◆ Problem to work on
May I have the line containing "UGCCGGCCCCACAACCG" and every line after it through the end of the data, repeated exactly and with no other lines?

◆ Extracted data
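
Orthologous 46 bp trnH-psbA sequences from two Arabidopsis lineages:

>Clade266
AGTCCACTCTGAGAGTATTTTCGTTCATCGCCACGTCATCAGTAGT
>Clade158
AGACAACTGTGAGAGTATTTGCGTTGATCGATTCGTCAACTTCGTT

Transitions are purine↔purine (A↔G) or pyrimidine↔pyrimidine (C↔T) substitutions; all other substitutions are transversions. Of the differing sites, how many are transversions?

Mismatches occur at site 3 (T/A, transversion), site 5 (C/A, transversion), site 9 (C/G, transversion), site 21 (T/G, transversion), site 26 (C/G, transversion), site 31 (C/A, transversion), site 32 (C/T, transition), site 33 (A/T, transversion), site 39 (T/A, transversion), site 41 (A/T, transversion), site 42 (G/T, transversion), site 43 (T/C, transition), site 44 (A/G, transition), site 45 (G/T, transversion).
Of the 14 differences, 3 transitions and 11 transversions, so the answer is 11.

11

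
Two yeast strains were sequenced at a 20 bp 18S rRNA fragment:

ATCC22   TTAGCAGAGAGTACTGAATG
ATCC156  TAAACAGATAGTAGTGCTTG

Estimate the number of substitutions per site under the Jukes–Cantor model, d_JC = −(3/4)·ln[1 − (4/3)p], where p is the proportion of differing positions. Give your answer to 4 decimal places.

The sequences differ at positions 2 (T/A), 4 (G/A), 9 (G/T), 14 (C/G), 17 (A/C), 18 (A/T).
p = 6/20 = 0.300000.
d = −0.75 · ln(1 − (4/3)·0.300000) = −0.75 · ln(0.600000) = −0.75 · (-0.510826) = 0.3831.

0.3831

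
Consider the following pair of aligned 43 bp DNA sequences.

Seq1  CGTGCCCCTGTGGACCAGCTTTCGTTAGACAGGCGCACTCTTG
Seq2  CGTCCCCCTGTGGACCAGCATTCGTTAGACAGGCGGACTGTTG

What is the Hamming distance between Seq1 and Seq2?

Mismatches occur at site 4 (G→C), site 20 (T→A), site 36 (C→G), site 40 (C→G).
That gives 4 mismatches out of 43 aligned sites, so the Hamming distance is 4.

4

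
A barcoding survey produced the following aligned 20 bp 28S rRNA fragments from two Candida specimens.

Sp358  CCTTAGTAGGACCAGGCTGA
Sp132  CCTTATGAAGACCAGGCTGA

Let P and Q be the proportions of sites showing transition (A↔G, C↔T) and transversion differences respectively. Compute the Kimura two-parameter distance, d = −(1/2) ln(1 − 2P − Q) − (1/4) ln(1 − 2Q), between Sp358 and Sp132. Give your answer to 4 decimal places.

0.1674

The sequences differ at positions 6 (G/T, transversion), 7 (T/G, transversion), 9 (G/A, transition).
Of the 3 differences, 1 transition and 2 transversions over 20 sites: P = 1/20 = 0.050000, Q = 2/20 = 0.100000.
d = −0.5·ln(0.800000) − 0.25·ln(0.800000) = −0.5·(-0.223144) − 0.25·(-0.223144) = 0.1674.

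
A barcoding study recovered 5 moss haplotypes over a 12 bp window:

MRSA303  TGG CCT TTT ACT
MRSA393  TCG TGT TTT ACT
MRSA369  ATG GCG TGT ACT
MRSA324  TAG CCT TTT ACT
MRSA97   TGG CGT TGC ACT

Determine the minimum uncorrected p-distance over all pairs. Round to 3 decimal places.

0.083

Pairwise Hamming distances:
  MRSA303 vs MRSA393: 3
  MRSA303 vs MRSA369: 5
  MRSA303 vs MRSA324: 1
  MRSA303 vs MRSA97: 3
  MRSA393 vs MRSA369: 6
  MRSA393 vs MRSA324: 3
  MRSA393 vs MRSA97: 4
  MRSA369 vs MRSA324: 5
  MRSA369 vs MRSA97: 6
  MRSA324 vs MRSA97: 4
The smallest is 1 mismatch, between MRSA303 and MRSA324; p = 1/12 = 0.083.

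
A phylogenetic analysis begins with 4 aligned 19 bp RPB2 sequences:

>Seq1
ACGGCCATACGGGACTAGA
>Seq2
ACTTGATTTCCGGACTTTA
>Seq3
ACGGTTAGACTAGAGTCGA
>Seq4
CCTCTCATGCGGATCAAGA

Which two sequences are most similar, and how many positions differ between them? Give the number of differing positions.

7

Pairwise Hamming distances:
  Seq1 vs Seq2: 9
  Seq1 vs Seq3: 7
  Seq1 vs Seq4: 8
  Seq2 vs Seq3: 12
  Seq2 vs Seq4: 12
  Seq3 vs Seq4: 13
The smallest is 7, between Seq1 and Seq3.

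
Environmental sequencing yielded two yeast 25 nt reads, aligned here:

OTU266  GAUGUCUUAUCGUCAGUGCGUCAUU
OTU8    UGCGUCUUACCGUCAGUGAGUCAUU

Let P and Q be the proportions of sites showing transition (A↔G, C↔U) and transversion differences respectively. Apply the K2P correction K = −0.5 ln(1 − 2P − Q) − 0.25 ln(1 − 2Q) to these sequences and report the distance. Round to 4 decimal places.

0.2364

Mismatches occur at site 1 (G↔U, transversion), site 2 (A↔G, transition), site 3 (U↔C, transition), site 10 (U↔C, transition), site 19 (C↔A, transversion).
Of the 5 differences, 3 transitions and 2 transversions over 25 sites: P = 3/25 = 0.120000, Q = 2/25 = 0.080000.
d = −0.5·ln(0.680000) − 0.25·ln(0.840000) = −0.5·(-0.385662) − 0.25·(-0.174353) = 0.2364.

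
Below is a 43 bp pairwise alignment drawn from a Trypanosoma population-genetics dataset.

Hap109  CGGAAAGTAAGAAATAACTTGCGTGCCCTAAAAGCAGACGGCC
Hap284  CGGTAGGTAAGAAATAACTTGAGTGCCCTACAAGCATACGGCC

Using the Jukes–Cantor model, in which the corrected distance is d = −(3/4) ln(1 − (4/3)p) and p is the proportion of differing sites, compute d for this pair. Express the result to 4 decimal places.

0.1263

Mismatches occur at site 4 (A↔T), site 6 (A↔G), site 22 (C↔A), site 31 (A↔C), site 37 (G↔T).
p = 5/43 = 0.116279.
d = −0.75 · ln(1 − (4/3)·0.116279) = −0.75 · ln(0.844961) = −0.75 · (-0.168465) = 0.1263.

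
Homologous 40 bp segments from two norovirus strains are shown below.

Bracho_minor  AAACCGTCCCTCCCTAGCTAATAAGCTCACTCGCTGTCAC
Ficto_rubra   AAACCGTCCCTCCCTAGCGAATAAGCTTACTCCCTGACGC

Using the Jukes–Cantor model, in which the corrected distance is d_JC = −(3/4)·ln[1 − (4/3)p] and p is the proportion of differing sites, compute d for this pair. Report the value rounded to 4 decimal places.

The sequences differ at positions 19 (T/G), 28 (C/T), 33 (G/C), 37 (T/A), 39 (A/G).
p = 5/40 = 0.125000.
d = −0.75 · ln(1 − (4/3)·0.125000) = −0.75 · ln(0.833333) = −0.75 · (-0.182322) = 0.1367.

0.1367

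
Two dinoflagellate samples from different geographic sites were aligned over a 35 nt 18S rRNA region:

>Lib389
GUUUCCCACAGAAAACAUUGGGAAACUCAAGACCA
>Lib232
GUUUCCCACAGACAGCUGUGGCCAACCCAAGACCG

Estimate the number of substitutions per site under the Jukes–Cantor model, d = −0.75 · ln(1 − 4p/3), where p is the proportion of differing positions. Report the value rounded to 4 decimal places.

Mismatches occur at site 13 (A→C), site 15 (A→G), site 17 (A→U), site 18 (U→G), site 22 (G→C), site 23 (A→C), site 27 (U→C), site 35 (A→G).
p = 8/35 = 0.228571.
d = −0.75 · ln(1 − (4/3)·0.228571) = −0.75 · ln(0.695239) = −0.75 · (-0.363500) = 0.2726.

0.2726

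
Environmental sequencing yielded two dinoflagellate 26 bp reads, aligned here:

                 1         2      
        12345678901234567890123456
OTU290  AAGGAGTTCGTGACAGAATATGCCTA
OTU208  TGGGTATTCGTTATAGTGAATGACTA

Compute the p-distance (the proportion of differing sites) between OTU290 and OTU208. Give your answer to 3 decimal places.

The sequences differ at positions 1 (A/T), 2 (A/G), 5 (A/T), 6 (G/A), 12 (G/T), 14 (C/T), 17 (A/T), 18 (A/G), 19 (T/A), 23 (C/A).
There are 10 differences over 26 sites, so p = 10/26 = 0.385.

0.385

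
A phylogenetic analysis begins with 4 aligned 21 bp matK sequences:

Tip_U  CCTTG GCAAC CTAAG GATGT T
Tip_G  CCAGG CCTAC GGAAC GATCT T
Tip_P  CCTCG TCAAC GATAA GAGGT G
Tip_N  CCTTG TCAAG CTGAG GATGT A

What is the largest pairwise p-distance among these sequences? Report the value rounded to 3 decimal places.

0.524

Pairwise Hamming distances:
  Tip_U vs Tip_G: 8
  Tip_U vs Tip_P: 8
  Tip_U vs Tip_N: 4
  Tip_G vs Tip_P: 10
  Tip_G vs Tip_N: 11
  Tip_P vs Tip_N: 8
The largest is 11 mismatches, between Tip_G and Tip_N; p = 11/21 = 0.524.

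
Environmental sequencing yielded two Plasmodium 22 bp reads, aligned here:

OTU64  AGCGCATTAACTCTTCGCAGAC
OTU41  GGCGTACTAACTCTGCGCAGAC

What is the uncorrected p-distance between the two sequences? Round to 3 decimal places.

0.182

The sequences differ at positions 1 (A/G), 5 (C/T), 7 (T/C), 15 (T/G).
There are 4 differences over 22 sites, so p = 4/22 = 0.182.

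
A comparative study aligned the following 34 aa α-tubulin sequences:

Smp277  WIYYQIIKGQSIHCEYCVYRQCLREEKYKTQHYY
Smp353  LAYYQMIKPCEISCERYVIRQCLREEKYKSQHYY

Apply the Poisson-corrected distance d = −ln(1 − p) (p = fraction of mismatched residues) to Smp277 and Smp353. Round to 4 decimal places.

Differing sites — 1:W/L; 2:I/A; 6:I/M; 9:G/P; 10:Q/C; 11:S/E; 13:H/S; 16:Y/R; 17:C/Y; 19:Y/I; 30:T/S.
p = 11/34 = 0.323529.
d = −ln(1 − 0.323529) = −ln(0.676471) = 0.3909.

0.3909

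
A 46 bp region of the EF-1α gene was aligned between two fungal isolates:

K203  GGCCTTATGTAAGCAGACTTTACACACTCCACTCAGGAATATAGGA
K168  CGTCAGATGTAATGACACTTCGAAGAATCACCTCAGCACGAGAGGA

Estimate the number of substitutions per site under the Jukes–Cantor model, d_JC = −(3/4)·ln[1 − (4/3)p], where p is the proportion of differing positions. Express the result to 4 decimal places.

The sequences differ at positions 1 (G/C), 3 (C/T), 5 (T/A), 6 (T/G), 13 (G/T), 14 (C/G), 16 (G/C), 21 (T/C), 22 (A/G), 23 (C/A), 25 (C/G), 27 (C/A), 30 (C/A), 31 (A/C), 37 (G/C), 39 (A/C), 40 (T/G), 42 (T/G).
p = 18/46 = 0.391304.
d = −0.75 · ln(1 − (4/3)·0.391304) = −0.75 · ln(0.478261) = −0.75 · (-0.737599) = 0.5532.

0.5532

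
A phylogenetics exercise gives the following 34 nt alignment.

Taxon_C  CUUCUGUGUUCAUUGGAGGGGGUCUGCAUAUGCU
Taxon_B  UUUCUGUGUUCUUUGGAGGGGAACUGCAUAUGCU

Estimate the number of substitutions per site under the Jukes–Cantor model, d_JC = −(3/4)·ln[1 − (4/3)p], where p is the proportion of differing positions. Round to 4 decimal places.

0.1280

Mismatches occur at site 1 (C→U), site 12 (A→U), site 22 (G→A), site 23 (U→A).
p = 4/34 = 0.117647.
d = −0.75 · ln(1 − (4/3)·0.117647) = −0.75 · ln(0.843137) = −0.75 · (-0.170626) = 0.1280.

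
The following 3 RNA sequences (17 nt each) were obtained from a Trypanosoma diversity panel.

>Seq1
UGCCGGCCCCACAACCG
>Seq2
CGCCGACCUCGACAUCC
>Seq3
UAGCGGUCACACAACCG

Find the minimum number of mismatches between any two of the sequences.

4

Pairwise Hamming distances:
  Seq1 vs Seq2: 8
  Seq1 vs Seq3: 4
  Seq2 vs Seq3: 11
The smallest is 4, between Seq1 and Seq3.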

◆ Written response
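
UGCCGGCCCCACAACCG
>Seq2
CGCCGACCUCGACAUCC
>Seq3
UAGCGGUCACACAACCG

Find the minimum number of mismatches between any two of the sequences.

4

Pairwise Hamming distances:
  Seq1 vs Seq2: 8
  Seq1 vs Seq3: 4
  Seq2 vs Seq3: 11
The smallest is 4, between Seq1 and Seq3.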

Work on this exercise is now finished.